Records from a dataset
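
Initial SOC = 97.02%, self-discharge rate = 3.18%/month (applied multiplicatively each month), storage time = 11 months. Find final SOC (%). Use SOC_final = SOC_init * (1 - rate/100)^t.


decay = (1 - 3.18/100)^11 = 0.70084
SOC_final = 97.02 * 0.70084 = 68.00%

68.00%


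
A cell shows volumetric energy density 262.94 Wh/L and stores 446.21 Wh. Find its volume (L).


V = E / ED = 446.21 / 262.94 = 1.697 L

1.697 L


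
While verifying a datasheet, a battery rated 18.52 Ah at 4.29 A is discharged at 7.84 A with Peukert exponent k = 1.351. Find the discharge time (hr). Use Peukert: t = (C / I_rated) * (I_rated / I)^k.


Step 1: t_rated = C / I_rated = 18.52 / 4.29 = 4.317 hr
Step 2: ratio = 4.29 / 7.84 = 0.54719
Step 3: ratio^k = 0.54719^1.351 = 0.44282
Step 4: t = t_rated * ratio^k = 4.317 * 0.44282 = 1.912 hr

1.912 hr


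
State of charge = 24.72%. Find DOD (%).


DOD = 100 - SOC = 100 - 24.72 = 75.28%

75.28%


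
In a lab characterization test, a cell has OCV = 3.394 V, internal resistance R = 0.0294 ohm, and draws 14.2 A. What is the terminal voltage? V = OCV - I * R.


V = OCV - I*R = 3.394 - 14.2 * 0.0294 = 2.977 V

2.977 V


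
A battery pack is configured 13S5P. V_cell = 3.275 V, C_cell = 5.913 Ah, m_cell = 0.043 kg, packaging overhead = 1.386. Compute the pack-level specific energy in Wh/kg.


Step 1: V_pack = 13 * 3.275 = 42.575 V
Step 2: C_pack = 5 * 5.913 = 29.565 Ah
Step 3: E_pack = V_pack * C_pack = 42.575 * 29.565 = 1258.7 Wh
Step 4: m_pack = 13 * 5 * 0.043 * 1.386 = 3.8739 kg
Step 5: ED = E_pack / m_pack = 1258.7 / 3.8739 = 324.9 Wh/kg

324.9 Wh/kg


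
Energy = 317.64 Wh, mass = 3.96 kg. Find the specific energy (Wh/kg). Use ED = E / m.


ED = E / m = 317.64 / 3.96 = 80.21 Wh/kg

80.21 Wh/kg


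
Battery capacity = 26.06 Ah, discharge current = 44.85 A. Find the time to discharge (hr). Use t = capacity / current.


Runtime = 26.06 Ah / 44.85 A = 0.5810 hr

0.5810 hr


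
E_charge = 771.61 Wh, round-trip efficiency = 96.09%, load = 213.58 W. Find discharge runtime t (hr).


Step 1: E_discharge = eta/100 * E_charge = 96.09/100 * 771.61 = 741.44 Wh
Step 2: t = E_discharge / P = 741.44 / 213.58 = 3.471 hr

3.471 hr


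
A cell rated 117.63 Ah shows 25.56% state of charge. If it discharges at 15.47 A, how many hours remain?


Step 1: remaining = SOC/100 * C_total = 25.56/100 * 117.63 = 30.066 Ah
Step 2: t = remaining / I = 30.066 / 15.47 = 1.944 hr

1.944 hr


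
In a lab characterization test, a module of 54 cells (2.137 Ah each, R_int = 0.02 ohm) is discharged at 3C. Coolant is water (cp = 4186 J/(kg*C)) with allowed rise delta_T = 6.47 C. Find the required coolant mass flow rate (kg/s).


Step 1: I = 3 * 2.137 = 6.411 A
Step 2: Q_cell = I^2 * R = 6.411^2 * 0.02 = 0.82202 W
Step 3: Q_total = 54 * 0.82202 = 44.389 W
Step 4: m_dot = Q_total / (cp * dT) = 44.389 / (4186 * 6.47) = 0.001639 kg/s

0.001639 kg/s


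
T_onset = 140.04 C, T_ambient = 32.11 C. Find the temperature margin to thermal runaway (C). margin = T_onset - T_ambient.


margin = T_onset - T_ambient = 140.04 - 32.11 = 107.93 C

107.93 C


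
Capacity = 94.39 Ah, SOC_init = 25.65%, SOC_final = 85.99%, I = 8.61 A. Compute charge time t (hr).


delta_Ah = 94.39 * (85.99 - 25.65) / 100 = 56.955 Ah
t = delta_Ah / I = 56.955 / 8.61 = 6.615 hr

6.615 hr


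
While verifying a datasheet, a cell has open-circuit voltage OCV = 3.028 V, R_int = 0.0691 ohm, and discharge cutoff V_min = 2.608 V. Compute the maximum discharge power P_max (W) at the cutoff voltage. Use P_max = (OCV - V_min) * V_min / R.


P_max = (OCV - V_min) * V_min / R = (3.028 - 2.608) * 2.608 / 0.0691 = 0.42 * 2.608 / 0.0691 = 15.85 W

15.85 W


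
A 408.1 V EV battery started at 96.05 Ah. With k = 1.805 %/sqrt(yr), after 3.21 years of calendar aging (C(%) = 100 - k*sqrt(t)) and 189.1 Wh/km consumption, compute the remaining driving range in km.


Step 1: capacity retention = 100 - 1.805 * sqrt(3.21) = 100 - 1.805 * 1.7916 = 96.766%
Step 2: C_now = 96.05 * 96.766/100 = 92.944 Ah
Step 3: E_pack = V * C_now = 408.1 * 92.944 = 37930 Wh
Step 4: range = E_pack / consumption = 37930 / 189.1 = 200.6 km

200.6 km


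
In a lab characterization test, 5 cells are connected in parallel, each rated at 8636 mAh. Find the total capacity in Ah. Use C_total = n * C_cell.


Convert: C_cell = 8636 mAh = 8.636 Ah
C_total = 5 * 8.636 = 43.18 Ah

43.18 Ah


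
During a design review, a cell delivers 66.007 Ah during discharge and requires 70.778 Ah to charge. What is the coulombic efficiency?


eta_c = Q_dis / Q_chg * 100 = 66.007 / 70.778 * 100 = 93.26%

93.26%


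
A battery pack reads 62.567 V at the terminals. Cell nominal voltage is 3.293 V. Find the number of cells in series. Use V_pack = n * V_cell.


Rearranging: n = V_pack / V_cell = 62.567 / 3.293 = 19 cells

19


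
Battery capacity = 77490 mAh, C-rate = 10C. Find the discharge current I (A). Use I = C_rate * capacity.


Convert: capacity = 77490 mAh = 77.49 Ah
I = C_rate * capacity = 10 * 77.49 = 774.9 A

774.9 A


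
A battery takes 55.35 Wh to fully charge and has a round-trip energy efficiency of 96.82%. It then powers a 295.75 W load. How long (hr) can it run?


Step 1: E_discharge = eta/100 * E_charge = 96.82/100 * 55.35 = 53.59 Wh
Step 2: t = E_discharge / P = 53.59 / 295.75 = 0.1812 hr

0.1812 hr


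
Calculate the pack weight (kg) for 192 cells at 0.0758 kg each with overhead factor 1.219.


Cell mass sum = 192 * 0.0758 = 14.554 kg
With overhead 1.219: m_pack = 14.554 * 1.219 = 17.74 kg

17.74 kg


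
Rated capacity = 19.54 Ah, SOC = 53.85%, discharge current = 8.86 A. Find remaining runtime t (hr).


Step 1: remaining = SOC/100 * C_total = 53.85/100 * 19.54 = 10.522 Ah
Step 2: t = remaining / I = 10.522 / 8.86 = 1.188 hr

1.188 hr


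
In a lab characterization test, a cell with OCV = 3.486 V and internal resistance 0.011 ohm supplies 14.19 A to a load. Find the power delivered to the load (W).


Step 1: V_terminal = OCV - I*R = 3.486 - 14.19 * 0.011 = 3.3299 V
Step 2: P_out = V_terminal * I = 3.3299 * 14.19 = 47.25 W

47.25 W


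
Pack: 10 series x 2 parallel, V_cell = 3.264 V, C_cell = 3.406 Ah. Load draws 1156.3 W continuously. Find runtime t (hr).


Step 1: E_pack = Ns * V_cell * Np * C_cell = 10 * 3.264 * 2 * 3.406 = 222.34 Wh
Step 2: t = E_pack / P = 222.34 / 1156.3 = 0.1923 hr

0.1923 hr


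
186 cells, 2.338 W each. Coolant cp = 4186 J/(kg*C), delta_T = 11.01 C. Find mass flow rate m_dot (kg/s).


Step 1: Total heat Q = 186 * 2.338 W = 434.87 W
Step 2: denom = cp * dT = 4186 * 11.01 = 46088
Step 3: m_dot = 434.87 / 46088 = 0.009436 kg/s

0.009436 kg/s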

__ABOUT THIS TASK__.
Exact retyping is required: the line with "186 cells, 2.338" through the end of the data, both ends included, and no other line.

__ANSWER TO THIS TASK__.
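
186 cells, 2.338 W each. Coolant cp = 4186 J/(kg*C), delta_T = 11.01 C. Find mass flow rate m_dot (kg/s).


Step 1: Total heat Q = 186 * 2.338 W = 434.87 W
Step 2: denom = cp * dT = 4186 * 11.01 = 46088
Step 3: m_dot = 434.87 / 46088 = 0.009436 kg/s

0.009436 kg/s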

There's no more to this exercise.